▶ [TASK TO CARRY OUT]:
Nothing but an exact reprint of the records is to be returned.

▶ [DATA SHOWN]:
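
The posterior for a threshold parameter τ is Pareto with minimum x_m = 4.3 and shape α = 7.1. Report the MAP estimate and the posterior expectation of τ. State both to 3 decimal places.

The Pareto density is strictly decreasing on [x_m, ∞), so the mode is x_m = 4.300.
Mean = α·x_m/(α−1) = 7.1·4.3/6.1 = 5.005.
Mean > mode: the posterior has a right tail.

MAP estimate = 4.300, posterior expectation = 5.005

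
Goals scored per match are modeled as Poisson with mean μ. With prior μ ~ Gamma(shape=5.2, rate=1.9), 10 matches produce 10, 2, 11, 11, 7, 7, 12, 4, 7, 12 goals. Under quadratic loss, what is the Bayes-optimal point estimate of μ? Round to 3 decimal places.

7.412

Σ counts = 83. Posterior: Gamma(shape = 5.2+83 = 88.2, rate = 1.9+10 = 11.9).
Mode = (α−1)/β = 87.2/11.9 = 7.328.
Mean = α/β = 88.2/11.9 = 7.412.
Quadratic loss ⇒ the optimal estimator is the posterior mean.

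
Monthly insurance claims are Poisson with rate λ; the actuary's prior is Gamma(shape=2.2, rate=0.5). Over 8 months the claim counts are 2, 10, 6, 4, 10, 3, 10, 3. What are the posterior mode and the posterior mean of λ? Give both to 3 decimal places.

posterior mode = 5.788, posterior mean = 5.906

Σ counts = 48. Posterior: Gamma(shape = 2.2+48 = 50.2, rate = 0.5+8 = 8.5).
Mode = (α−1)/β = 49.2/8.5 = 5.788.
Mean = α/β = 50.2/8.5 = 5.906.
The posterior is right-skewed, so the mean exceeds the mode.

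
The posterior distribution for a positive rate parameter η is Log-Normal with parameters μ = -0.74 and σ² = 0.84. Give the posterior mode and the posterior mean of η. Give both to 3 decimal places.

Mode = exp(μ − σ²) = exp(-1.58) = 0.206.
Mean = exp(μ + σ²/2) = exp(-0.320) = 0.726.

η_MAP = 0.206, E[η|data] = 0.726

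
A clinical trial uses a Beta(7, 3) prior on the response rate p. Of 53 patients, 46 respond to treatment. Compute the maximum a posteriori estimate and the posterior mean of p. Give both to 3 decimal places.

Posterior: Beta(7+46, 3+7) = Beta(53, 10).
Mode = (53−1)/(53+10−2) = 52/61 = 0.852.
Mean = 53/(53+10) = 53/63 = 0.841.

MAP = 0.852, posterior mean = 0.841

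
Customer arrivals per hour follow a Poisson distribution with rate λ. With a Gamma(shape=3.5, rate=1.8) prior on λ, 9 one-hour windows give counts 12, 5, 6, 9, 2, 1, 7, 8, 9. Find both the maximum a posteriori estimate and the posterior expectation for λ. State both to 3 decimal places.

Σ counts = 59. Posterior: Gamma(shape = 3.5+59 = 62.5, rate = 1.8+9 = 10.8).
Mode = (α−1)/β = 61.5/10.8 = 5.694.
Mean = α/β = 62.5/10.8 = 5.787.

maximum a posteriori estimate = 5.694, posterior expectation = 5.787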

▶ [OUTPUT FOR THIS EXERCISE]:
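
The posterior for a threshold parameter τ is Pareto with minimum x_m = 4.3 and shape α = 7.1. Report the MAP estimate and the posterior expectation of τ. State both to 3 decimal places.

The Pareto density is strictly decreasing on [x_m, ∞), so the mode is x_m = 4.300.
Mean = α·x_m/(α−1) = 7.1·4.3/6.1 = 5.005.
Mean > mode: the posterior has a right tail.

MAP estimate = 4.300, posterior expectation = 5.005

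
Goals scored per match are modeled as Poisson with mean μ. With prior μ ~ Gamma(shape=5.2, rate=1.9), 10 matches produce 10, 2, 11, 11, 7, 7, 12, 4, 7, 12 goals. Under quadratic loss, what is the Bayes-optimal point estimate of μ? Round to 3 decimal places.

7.412

Σ counts = 83. Posterior: Gamma(shape = 5.2+83 = 88.2, rate = 1.9+10 = 11.9).
Mode = (α−1)/β = 87.2/11.9 = 7.328.
Mean = α/β = 88.2/11.9 = 7.412.
Quadratic loss ⇒ the optimal estimator is the posterior mean.

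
Monthly insurance claims are Poisson with rate λ; the actuary's prior is Gamma(shape=2.2, rate=0.5). Over 8 months the claim counts are 2, 10, 6, 4, 10, 3, 10, 3. What are the posterior mode and the posterior mean of λ? Give both to 3 decimal places.

posterior mode = 5.788, posterior mean = 5.906

Σ counts = 48. Posterior: Gamma(shape = 2.2+48 = 50.2, rate = 0.5+8 = 8.5).
Mode = (α−1)/β = 49.2/8.5 = 5.788.
Mean = α/β = 50.2/8.5 = 5.906.
The posterior is right-skewed, so the mean exceeds the mode.

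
The posterior distribution for a positive rate parameter η is Log-Normal with parameters μ = -0.74 and σ² = 0.84. Give the posterior mode and the posterior mean of η. Give both to 3 decimal places.

Mode = exp(μ − σ²) = exp(-1.58) = 0.206.
Mean = exp(μ + σ²/2) = exp(-0.320) = 0.726.

η_MAP = 0.206, E[η|data] = 0.726

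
A clinical trial uses a Beta(7, 3) prior on the response rate p. Of 53 patients, 46 respond to treatment. Compute the maximum a posteriori estimate and the posterior mean of p. Give both to 3 decimal places.

Posterior: Beta(7+46, 3+7) = Beta(53, 10).
Mode = (53−1)/(53+10−2) = 52/61 = 0.852.
Mean = 53/(53+10) = 53/63 = 0.841.

MAP = 0.852, posterior mean = 0.841

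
Customer arrivals per hour follow a Poisson distribution with rate λ. With a Gamma(shape=3.5, rate=1.8) prior on λ, 9 one-hour windows give counts 12, 5, 6, 9, 2, 1, 7, 8, 9. Find both the maximum a posteriori estimate and the posterior expectation for λ. State both to 3 decimal places.

Σ counts = 59. Posterior: Gamma(shape = 3.5+59 = 62.5, rate = 1.8+9 = 10.8).
Mode = (α−1)/β = 61.5/10.8 = 5.694.
Mean = α/β = 62.5/10.8 = 5.787.

maximum a posteriori estimate = 5.694, posterior expectation = 5.787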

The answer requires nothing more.